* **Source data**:
######
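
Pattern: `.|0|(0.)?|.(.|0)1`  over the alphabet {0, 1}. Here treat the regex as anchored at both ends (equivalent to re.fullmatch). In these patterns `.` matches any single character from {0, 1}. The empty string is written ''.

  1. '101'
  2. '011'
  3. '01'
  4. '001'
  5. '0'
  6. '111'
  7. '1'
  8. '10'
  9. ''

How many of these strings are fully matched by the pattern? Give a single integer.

8

1. '101' → match
2. '011' → match
3. '01' → match
4. '001' → match
5. '0' → match
6. '111' → match
7. '1' → match
8. '10' → no match
9. '' → match
Total matched: 8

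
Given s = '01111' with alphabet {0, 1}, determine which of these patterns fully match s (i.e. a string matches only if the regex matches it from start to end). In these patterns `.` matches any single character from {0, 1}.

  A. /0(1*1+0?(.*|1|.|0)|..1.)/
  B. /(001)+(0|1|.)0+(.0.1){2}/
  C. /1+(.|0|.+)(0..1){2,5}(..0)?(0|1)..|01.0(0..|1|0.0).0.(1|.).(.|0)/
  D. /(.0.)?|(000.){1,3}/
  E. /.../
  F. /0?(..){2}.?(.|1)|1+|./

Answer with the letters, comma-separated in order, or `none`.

A → match
B → no match — must start with '001'
C → no match
D → no match
E → no match
F → match

A, F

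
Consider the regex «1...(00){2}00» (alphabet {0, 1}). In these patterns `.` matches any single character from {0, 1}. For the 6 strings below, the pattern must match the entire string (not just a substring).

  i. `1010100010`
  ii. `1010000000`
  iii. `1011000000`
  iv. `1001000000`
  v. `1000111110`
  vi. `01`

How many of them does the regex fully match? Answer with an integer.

3

i → no match — must end with `0000`
ii → match
iii → match
iv → match
v → no match — must end with `0000`
vi → no match — must start with `1`
Total matched: 3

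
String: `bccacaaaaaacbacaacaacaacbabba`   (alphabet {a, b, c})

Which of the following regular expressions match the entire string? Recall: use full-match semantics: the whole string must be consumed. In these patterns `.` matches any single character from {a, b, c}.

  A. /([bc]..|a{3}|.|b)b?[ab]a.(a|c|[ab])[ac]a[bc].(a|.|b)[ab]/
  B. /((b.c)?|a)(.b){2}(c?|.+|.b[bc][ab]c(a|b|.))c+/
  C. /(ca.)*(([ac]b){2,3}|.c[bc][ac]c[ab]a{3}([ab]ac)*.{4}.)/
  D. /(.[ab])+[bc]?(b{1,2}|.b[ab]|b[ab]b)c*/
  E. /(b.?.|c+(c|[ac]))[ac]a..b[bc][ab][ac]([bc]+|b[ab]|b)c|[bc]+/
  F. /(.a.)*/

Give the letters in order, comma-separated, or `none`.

C

A → no match
B → no match — must end with `c`
C → match
D → no match
E → no match
F → no match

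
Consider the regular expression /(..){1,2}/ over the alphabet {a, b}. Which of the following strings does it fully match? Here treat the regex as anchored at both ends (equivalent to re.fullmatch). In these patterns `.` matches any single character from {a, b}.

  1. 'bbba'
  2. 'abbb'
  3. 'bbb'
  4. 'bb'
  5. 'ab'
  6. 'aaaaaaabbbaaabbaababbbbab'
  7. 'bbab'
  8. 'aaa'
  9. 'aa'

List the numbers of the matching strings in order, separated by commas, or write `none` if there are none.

1. 'bbba' → match
2. 'abbb' → match
3. 'bbb' → no match
4. 'bb' → match
5. 'ab' → match
6 → no match
7. 'bbab' → match
8. 'aaa' → no match
9. 'aa' → match

1, 2, 4, 5, 7, 9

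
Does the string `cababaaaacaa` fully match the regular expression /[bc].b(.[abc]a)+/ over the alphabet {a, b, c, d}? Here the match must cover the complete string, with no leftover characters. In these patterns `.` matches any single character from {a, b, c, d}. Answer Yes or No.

Yes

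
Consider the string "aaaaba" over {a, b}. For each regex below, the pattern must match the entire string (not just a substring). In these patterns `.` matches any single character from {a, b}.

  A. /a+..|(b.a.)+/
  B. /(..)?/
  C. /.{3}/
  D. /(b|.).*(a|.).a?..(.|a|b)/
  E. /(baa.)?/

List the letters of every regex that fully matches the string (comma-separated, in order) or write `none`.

A → match
B → no match
C → no match
D → match
E → no match

A, D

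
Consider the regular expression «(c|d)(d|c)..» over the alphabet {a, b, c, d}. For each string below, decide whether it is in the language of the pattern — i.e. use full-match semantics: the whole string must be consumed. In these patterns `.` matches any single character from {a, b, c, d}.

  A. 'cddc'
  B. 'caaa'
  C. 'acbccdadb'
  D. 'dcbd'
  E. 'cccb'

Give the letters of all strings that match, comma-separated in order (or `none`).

A. 'cddc' → match
B. 'caaa' → no match
C. 'acbccdadb' → no match
D. 'dcbd' → match
E. 'cccb' → match

A, D, E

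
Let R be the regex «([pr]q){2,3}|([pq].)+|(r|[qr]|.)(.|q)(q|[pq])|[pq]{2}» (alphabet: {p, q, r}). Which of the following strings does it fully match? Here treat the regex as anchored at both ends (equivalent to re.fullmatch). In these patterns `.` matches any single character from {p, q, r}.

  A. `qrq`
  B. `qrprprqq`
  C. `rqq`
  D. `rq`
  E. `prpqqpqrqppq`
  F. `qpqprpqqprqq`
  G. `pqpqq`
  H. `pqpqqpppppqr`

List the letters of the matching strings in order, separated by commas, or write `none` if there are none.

A → match
B → match
C → match
D → no match
E → match
F → no match
G → no match
H → match

A, B, C, E, H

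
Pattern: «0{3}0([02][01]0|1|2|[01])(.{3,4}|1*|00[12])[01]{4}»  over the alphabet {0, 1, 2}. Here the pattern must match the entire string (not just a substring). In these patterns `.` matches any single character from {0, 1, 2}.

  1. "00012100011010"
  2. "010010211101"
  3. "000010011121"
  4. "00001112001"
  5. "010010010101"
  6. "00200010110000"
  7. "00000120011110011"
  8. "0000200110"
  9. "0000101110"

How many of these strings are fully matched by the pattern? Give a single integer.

0

1 → no match
2 → no match
3 → no match
4 → no match
5 → no match
6 → no match
7 → no match
8 → no match
9 → no match
Total matched: 0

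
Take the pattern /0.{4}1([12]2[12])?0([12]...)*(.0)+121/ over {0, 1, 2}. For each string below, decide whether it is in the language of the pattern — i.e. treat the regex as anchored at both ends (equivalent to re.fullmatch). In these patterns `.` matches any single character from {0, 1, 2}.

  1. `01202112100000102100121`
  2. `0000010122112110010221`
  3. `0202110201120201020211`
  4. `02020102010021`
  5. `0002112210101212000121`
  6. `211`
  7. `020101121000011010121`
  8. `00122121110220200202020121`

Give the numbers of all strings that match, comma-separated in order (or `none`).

none

1 → no match
2 → no match — must end with `0121`
3 → no match — must end with `0121`
4 → no match — must end with `0121`
5 → no match
6. `211` → no match — must start with `0`
7 → no match
8 → no match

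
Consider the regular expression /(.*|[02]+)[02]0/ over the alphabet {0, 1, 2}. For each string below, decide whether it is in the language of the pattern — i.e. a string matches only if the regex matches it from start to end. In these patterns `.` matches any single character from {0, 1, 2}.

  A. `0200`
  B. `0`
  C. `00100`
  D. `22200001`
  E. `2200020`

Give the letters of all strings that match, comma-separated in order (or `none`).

A. `0200` → match
B. `0` → no match
C. `00100` → match
D. `22200001` → no match — must end with `0`
E. `2200020` → match

A, C, E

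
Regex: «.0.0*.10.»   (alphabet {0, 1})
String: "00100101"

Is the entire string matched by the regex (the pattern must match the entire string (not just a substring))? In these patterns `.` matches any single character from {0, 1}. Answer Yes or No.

Yes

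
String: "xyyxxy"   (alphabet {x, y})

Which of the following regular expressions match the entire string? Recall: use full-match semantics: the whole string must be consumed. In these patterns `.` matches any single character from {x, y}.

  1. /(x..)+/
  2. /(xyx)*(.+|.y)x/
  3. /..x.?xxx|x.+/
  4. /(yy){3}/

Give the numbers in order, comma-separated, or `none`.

1, 3

1 → match
2 → no match — must end with "x"
3 → match
4 → no match — must start with "yy"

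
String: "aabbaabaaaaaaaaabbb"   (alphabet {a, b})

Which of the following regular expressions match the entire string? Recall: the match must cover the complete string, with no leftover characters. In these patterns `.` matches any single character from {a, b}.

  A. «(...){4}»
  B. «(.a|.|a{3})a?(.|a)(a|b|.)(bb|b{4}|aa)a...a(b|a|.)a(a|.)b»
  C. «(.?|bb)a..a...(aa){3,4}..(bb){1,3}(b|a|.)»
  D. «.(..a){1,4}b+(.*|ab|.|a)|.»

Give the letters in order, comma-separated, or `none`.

A → no match
B → no match
C → match
D → no match

C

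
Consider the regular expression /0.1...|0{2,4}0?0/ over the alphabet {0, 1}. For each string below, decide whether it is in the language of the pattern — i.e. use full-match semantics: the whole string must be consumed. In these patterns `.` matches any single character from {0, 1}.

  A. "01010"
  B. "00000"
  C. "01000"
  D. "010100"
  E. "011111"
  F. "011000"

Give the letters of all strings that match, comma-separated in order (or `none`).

B, E, F

A → no match
B → match
C → no match
D → no match
E → match
F → match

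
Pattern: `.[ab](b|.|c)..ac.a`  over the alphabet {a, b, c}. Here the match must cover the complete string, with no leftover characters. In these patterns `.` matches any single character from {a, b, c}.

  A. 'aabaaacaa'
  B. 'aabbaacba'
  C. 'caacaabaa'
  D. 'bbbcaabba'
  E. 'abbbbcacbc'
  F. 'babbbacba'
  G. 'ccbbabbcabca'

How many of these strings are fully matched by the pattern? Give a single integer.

A. 'aabaaacaa' → match
B. 'aabbaacba' → match
C. 'caacaabaa' → no match
D. 'bbbcaabba' → no match
E. 'abbbbcacbc' → no match — must end with 'a'
F. 'babbbacba' → match
G. 'ccbbabbcabca' → no match
Total matched: 3

3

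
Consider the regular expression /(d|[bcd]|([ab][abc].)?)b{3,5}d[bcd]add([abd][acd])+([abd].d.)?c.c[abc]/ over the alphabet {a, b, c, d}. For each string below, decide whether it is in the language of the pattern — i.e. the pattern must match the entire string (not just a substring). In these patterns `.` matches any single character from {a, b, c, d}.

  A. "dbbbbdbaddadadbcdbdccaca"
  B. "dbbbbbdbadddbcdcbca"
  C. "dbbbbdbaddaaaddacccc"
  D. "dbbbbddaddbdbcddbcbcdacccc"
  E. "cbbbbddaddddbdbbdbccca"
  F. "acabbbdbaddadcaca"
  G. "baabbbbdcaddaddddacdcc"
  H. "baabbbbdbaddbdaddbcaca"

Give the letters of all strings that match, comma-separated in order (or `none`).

A → match
B → no match
C → match
D → match
E → match
F → match
G → match
H → match

A, C, D, E, F, G, H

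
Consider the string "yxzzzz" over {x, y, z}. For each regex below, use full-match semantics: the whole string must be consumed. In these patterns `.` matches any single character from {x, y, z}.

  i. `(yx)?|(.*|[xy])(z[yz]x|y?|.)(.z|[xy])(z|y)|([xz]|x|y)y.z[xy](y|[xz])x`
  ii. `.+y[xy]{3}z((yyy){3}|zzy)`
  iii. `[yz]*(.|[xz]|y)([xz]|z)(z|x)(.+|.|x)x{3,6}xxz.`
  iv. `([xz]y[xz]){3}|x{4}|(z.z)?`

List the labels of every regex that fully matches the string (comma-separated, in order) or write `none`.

i

i → match
ii → no match
iii → no match
iv → no match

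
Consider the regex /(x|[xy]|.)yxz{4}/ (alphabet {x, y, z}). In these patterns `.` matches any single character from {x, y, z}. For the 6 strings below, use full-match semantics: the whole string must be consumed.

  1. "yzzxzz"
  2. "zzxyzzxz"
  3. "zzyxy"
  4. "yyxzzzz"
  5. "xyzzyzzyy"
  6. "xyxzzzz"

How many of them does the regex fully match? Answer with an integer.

2

1. "yzzxzz" → no match
2. "zzxyzzxz" → no match
3. "zzyxy" → no match — must end with "z"
4. "yyxzzzz" → match
5. "xyzzyzzyy" → no match — must end with "z"
6. "xyxzzzz" → match
Total matched: 2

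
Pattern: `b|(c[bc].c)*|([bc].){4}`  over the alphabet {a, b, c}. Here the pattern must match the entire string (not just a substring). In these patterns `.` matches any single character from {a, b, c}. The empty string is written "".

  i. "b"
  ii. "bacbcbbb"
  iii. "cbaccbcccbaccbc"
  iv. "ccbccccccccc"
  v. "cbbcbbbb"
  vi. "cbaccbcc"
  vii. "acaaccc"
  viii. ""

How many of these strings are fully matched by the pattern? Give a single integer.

i. "b" → match
ii. "bacbcbbb" → match
iii → no match
iv. "ccbccccccccc" → match
v. "cbbcbbbb" → match
vi. "cbaccbcc" → match
vii. "acaaccc" → no match
viii. "" → match
Total matched: 6

6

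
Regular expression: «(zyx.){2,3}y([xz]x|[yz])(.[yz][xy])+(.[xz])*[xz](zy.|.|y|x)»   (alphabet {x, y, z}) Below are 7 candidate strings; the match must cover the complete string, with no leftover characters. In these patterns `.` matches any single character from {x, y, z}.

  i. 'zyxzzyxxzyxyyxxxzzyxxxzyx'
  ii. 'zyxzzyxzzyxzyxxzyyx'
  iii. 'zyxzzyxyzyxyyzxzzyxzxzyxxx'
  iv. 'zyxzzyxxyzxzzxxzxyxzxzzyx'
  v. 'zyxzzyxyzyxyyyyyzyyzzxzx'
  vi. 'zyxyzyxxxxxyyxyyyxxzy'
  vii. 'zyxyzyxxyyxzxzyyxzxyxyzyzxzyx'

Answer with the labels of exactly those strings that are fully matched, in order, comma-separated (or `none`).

iii, iv, vii

i → no match
ii → no match
iii → match
iv → match
v → no match
vi → no match
vii → match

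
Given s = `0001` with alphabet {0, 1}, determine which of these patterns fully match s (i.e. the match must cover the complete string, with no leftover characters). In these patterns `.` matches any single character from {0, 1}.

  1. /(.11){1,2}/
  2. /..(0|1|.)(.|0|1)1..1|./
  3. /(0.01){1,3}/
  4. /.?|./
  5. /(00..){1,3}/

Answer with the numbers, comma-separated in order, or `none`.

3, 5

1 → no match — must end with `11`
2 → no match
3 → match
4 → no match
5 → match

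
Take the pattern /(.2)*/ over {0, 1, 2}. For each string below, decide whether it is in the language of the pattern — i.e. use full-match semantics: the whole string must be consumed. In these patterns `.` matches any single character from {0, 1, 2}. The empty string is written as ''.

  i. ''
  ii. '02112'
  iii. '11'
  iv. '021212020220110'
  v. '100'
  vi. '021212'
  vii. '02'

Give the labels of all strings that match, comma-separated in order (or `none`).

i → match
ii → no match
iii → no match
iv → no match
v → no match
vi → match
vii → match

i, vi, vii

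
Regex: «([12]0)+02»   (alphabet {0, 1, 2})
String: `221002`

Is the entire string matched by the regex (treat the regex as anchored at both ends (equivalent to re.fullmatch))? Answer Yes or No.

No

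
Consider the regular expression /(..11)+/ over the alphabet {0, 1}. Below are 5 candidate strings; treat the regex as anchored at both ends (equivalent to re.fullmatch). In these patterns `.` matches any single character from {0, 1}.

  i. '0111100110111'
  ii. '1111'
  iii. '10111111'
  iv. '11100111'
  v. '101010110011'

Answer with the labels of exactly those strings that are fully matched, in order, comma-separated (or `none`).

i → no match
ii → match
iii → match
iv → no match
v → no match

ii, iii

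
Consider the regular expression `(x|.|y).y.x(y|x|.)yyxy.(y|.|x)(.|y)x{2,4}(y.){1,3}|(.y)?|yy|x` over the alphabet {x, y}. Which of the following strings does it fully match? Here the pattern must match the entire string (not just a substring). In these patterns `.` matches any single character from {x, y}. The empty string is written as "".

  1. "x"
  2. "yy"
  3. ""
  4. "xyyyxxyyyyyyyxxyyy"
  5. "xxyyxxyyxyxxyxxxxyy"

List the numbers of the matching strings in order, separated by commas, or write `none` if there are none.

1 → match
2 → match
3 → match
4 → no match
5 → match

1, 2, 3, 5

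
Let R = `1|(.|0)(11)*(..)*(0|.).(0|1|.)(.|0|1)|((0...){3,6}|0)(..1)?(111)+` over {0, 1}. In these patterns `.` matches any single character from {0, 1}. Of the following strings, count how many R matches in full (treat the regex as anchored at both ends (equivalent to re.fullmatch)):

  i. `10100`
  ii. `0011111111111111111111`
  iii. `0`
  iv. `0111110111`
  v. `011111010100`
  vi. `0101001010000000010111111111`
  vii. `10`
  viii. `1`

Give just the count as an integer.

3

i → match
ii → match
iii → no match
iv → no match
v → no match
vi → no match
vii → no match
viii → match
Total matched: 3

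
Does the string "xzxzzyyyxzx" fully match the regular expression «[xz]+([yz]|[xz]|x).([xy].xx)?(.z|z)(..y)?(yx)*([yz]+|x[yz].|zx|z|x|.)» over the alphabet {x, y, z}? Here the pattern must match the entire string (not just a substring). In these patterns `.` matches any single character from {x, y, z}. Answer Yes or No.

Yes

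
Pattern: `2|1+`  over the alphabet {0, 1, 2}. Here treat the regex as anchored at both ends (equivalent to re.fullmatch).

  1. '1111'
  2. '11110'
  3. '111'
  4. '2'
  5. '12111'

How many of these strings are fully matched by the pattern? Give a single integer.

3

1 → match
2 → no match
3 → match
4 → match
5 → no match
Total matched: 3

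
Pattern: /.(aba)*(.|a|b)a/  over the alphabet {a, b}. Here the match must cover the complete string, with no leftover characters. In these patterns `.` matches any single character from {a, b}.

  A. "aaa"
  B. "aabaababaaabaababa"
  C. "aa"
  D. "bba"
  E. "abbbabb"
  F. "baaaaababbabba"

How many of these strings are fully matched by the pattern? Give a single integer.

2

A → match
B → no match
C → no match
D → match
E → no match — must end with "a"
F → no match
Total matched: 2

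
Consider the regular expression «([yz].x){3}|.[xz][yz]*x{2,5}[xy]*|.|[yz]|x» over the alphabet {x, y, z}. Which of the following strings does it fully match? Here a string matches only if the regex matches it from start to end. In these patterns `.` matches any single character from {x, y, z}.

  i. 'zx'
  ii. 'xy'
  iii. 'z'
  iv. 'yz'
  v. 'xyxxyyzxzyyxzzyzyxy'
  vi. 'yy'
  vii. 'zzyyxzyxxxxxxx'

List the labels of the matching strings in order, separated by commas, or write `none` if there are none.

iii

i. 'zx' → no match
ii. 'xy' → no match
iii. 'z' → match
iv. 'yz' → no match
v → no match
vi. 'yy' → no match
vii → no match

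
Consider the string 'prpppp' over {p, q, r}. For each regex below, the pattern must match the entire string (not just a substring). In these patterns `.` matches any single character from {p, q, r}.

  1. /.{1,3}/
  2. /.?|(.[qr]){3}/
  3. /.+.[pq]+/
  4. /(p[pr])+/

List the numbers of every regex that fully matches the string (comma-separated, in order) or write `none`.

1 → no match
2 → no match
3 → match
4 → match

3, 4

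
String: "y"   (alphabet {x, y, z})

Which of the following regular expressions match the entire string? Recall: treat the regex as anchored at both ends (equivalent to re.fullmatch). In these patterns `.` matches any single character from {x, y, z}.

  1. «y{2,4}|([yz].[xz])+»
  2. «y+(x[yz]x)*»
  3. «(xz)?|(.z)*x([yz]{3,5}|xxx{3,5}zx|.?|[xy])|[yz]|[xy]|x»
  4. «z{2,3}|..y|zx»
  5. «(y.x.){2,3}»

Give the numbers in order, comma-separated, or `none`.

2, 3

1 → no match
2 → match
3 → match
4 → no match
5 → no match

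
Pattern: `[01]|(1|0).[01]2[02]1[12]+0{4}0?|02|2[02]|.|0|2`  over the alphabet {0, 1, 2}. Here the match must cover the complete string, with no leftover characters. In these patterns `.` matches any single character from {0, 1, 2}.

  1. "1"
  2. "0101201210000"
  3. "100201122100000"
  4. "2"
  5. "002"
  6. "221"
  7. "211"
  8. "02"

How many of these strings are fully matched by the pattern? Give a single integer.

4

1 → match
2 → no match
3 → match
4 → match
5 → no match
6 → no match
7 → no match
8 → match
Total matched: 4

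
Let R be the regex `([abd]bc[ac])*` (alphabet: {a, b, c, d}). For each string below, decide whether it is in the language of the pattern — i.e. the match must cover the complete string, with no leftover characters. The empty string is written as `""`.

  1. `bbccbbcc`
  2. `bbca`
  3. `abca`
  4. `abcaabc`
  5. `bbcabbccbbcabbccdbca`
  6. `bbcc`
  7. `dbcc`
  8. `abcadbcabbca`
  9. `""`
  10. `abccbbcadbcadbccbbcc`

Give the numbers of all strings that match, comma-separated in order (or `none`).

1 → match
2 → match
3 → match
4 → no match
5 → match
6 → match
7 → match
8 → match
9 → match
10 → match

1, 2, 3, 5, 6, 7, 8, 9, 10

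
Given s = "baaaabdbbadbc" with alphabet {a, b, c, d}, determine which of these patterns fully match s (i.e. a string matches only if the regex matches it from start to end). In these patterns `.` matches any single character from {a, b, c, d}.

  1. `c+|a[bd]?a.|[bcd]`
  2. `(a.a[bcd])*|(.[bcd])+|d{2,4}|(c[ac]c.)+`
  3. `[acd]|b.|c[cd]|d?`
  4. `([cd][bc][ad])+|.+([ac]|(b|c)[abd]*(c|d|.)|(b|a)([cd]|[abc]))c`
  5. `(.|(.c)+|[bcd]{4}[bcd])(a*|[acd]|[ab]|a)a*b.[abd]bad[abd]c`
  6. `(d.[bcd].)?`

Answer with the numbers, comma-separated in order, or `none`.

1 → no match
2 → no match
3 → no match
4 → match
5 → match
6 → no match

4, 5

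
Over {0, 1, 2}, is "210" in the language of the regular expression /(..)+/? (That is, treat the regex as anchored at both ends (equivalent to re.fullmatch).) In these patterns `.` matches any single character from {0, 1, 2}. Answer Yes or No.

No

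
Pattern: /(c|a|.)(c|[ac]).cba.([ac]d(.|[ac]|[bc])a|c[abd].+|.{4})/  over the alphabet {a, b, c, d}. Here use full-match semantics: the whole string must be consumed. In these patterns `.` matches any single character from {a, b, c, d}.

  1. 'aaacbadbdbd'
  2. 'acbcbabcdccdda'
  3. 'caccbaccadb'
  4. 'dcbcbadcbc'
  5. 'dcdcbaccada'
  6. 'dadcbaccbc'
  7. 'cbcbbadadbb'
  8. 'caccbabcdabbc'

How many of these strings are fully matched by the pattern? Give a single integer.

7

1 → match
2 → match
3 → match
4 → match
5 → match
6 → match
7 → no match
8 → match
Total matched: 7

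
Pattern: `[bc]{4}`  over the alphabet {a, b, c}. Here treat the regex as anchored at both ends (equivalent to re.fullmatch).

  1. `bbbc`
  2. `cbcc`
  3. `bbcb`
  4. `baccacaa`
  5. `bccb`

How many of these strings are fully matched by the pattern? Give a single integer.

4

1 → match
2 → match
3 → match
4 → no match
5 → match
Total matched: 4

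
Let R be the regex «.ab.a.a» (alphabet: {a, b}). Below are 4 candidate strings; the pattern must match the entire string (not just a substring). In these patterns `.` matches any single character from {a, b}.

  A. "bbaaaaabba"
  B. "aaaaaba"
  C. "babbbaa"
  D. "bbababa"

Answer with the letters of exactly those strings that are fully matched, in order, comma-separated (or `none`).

A → no match
B → no match
C → no match
D → no match

none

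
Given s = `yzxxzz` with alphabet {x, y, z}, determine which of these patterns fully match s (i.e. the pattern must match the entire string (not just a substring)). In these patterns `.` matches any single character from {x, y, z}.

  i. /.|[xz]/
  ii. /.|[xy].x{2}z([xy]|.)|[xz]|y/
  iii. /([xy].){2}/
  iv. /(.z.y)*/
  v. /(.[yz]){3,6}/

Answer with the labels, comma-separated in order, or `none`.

ii

i → no match
ii → match
iii → no match
iv → no match
v → no match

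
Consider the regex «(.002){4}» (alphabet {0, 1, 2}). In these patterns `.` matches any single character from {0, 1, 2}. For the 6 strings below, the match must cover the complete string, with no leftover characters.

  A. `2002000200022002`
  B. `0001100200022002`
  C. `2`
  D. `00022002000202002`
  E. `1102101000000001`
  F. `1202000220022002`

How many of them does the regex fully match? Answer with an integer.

A → match
B → no match
C → no match — must end with `002`
D → no match
E → no match — must end with `002`
F → no match
Total matched: 1

1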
######
* **What you are asked to do**: Every line above holding the string "written" should be listed.

* **Completed task**:
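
Pattern: `.|0|(0.)?|.(.|0)1`  over the alphabet {0, 1}. Here treat the regex as anchored at both ends (equivalent to re.fullmatch). In these patterns `.` matches any single character from {0, 1}. The empty string is written ''.
Pattern: `b|(c[bc].c)*|([bc].){4}`  over the alphabet {a, b, c}. Here the pattern must match the entire string (not just a substring). In these patterns `.` matches any single character from {a, b, c}. The empty string is written "".
Take the pattern /(.2)*/ over {0, 1, 2}. For each string below, decide whether it is in the language of the pattern — i.e. use full-match semantics: the whole string must be consumed. In these patterns `.` matches any single character from {0, 1, 2}. The empty string is written as ''.
Consider the regular expression `(x|.|y).y.x(y|x|.)yyxy.(y|.|x)(.|y)x{2,4}(y.){1,3}|(.y)?|yy|x` over the alphabet {x, y}. Which of the following strings does it fully match? Here the pattern must match the entire string (not just a substring). In these patterns `.` matches any single character from {x, y}. The empty string is written as "".
Let R be the regex `([abd]bc[ac])*` (alphabet: {a, b, c, d}). For each string below, decide whether it is in the language of the pattern — i.e. the match must cover the complete string, with no leftover characters. The empty string is written as `""`.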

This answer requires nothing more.